[[ Source data, beginning ]]

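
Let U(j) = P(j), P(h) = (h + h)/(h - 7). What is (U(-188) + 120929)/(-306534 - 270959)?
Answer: -23581531/112611135 ≈ -0.20941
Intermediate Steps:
P(h) = 2*h/(-7 + h) (P(h) = (2*h)/(-7 + h) = 2*h/(-7 + h))
U(j) = 2*j/(-7 + j)
(U(-188) + 120929)/(-306534 - 270959) = (2*(-188)/(-7 - 188) + 120929)/(-306534 - 270959) = (2*(-188)/(-195) + 120929)/(-577493) = (2*(-188)*(-1/195) + 120929)*(-1/577493) = (376/195 + 120929)*(-1/577493) = (23581531/195)*(-1/577493) = -23581531/112611135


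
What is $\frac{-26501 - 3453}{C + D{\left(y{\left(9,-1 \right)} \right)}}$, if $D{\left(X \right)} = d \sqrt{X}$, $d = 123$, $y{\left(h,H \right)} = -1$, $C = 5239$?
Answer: $- \frac{78464503}{13731125} + \frac{1842171 i}{13731125} \approx -5.7144 + 0.13416 i$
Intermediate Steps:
$D{\left(X \right)} = 123 \sqrt{X}$
$\frac{-26501 - 3453}{C + D{\left(y{\left(9,-1 \right)} \right)}} = \frac{-26501 - 3453}{5239 + 123 \sqrt{-1}} = - \frac{29954}{5239 + 123 i} = - 29954 \frac{5239 - 123 i}{27462250} = - \frac{14977 \left(5239 - 123 i\right)}{13731125}$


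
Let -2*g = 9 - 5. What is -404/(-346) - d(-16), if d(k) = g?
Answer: 548/173 ≈ 3.1676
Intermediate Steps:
g = -2 (g = -(9 - 5)/2 = -½*4 = -2)
d(k) = -2
-404/(-346) - d(-16) = -404/(-346) - 1*(-2) = -404*(-1/346) + 2 = 202/173 + 2 = 548/173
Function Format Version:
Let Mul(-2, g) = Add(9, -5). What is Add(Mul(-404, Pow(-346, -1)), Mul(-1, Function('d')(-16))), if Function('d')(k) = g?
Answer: Rational(548, 173) ≈ 3.1676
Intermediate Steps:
g = -2 (g = Mul(Rational(-1, 2), Add(9, -5)) = Mul(Rational(-1, 2), 4) = -2)
Function('d')(k) = -2
Add(Mul(-404, Pow(-346, -1)), Mul(-1, Function('d')(-16))) = Add(Mul(-404, Pow(-346, -1)), Mul(-1, -2)) = Add(Mul(-404, Rational(-1, 346)), 2) = Add(Rational(202, 173), 2) = Rational(548, 173)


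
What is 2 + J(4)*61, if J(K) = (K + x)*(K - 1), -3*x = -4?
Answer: 978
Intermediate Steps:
x = 4/3 (x = -⅓*(-4) = 4/3 ≈ 1.3333)
J(K) = (-1 + K)*(4/3 + K) (J(K) = (K + 4/3)*(K - 1) = (4/3 + K)*(-1 + K) = (-1 + K)*(4/3 + K))
2 + J(4)*61 = 2 + (-4/3 + 4² + (⅓)*4)*61 = 2 + (-4/3 + 16 + 4/3)*61 = 2 + 16*61 = 2 + 976 = 978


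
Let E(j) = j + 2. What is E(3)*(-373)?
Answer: -1865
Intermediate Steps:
E(j) = 2 + j
E(3)*(-373) = (2 + 3)*(-373) = 5*(-373) = -1865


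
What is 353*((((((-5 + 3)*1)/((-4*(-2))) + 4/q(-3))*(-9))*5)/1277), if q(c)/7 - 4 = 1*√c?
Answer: 1096065/679364 + 63540*I*√3/169841 ≈ 1.6134 + 0.64799*I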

[[ Source data, end ]]

▸ Exercise brief: Starting with the first line of the entries and ending with the line that has "Answer: Rational(548, 173) ≈ 3.1676", copy each line exactly and add nothing.

▸ Solution to this exercise:
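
Let U(j) = P(j), P(h) = (h + h)/(h - 7). What is (U(-188) + 120929)/(-306534 - 270959)?
Answer: -23581531/112611135 ≈ -0.20941
Intermediate Steps:
P(h) = 2*h/(-7 + h) (P(h) = (2*h)/(-7 + h) = 2*h/(-7 + h))
U(j) = 2*j/(-7 + j)
(U(-188) + 120929)/(-306534 - 270959) = (2*(-188)/(-7 - 188) + 120929)/(-306534 - 270959) = (2*(-188)/(-195) + 120929)/(-577493) = (2*(-188)*(-1/195) + 120929)*(-1/577493) = (376/195 + 120929)*(-1/577493) = (23581531/195)*(-1/577493) = -23581531/112611135


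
What is $\frac{-26501 - 3453}{C + D{\left(y{\left(9,-1 \right)} \right)}}$, if $D{\left(X \right)} = d \sqrt{X}$, $d = 123$, $y{\left(h,H \right)} = -1$, $C = 5239$?
Answer: $- \frac{78464503}{13731125} + \frac{1842171 i}{13731125} \approx -5.7144 + 0.13416 i$
Intermediate Steps:
$D{\left(X \right)} = 123 \sqrt{X}$
$\frac{-26501 - 3453}{C + D{\left(y{\left(9,-1 \right)} \right)}} = \frac{-26501 - 3453}{5239 + 123 \sqrt{-1}} = - \frac{29954}{5239 + 123 i} = - 29954 \frac{5239 - 123 i}{27462250} = - \frac{14977 \left(5239 - 123 i\right)}{13731125}$


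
Let -2*g = 9 - 5. What is -404/(-346) - d(-16), if d(k) = g?
Answer: 548/173 ≈ 3.1676
Intermediate Steps:
g = -2 (g = -(9 - 5)/2 = -½*4 = -2)
d(k) = -2
-404/(-346) - d(-16) = -404/(-346) - 1*(-2) = -404*(-1/346) + 2 = 202/173 + 2 = 548/173
Function Format Version:
Let Mul(-2, g) = Add(9, -5). What is Add(Mul(-404, Pow(-346, -1)), Mul(-1, Function('d')(-16))), if Function('d')(k) = g?
Answer: Rational(548, 173) ≈ 3.1676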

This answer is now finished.